=== Instructions to follow ===
Nothing but an exact copy of the data should be given.

(Beginning of Input data)

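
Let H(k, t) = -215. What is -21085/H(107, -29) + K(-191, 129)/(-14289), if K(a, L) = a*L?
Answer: 20438730/204809 ≈ 99.794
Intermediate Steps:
K(a, L) = L*a
-21085/H(107, -29) + K(-191, 129)/(-14289) = -21085/(-215) + (129*(-191))/(-14289) = -21085*(-1/215) - 24639*(-1/14289) = 4217/43 + 8213/4763 = 20438730/204809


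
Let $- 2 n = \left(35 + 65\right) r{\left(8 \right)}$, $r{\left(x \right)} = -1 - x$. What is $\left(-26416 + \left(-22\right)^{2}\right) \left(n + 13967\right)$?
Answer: $-373861644$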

(End of Input data)

=== Reply to the exercise ===
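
Let H(k, t) = -215. What is -21085/H(107, -29) + K(-191, 129)/(-14289), if K(a, L) = a*L?
Answer: 20438730/204809 ≈ 99.794
Intermediate Steps:
K(a, L) = L*a
-21085/H(107, -29) + K(-191, 129)/(-14289) = -21085/(-215) + (129*(-191))/(-14289) = -21085*(-1/215) - 24639*(-1/14289) = 4217/43 + 8213/4763 = 20438730/204809


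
Let $- 2 n = \left(35 + 65\right) r{\left(8 \right)}$, $r{\left(x \right)} = -1 - x$. What is $\left(-26416 + \left(-22\right)^{2}\right) \left(n + 13967\right)$?
Answer: $-373861644$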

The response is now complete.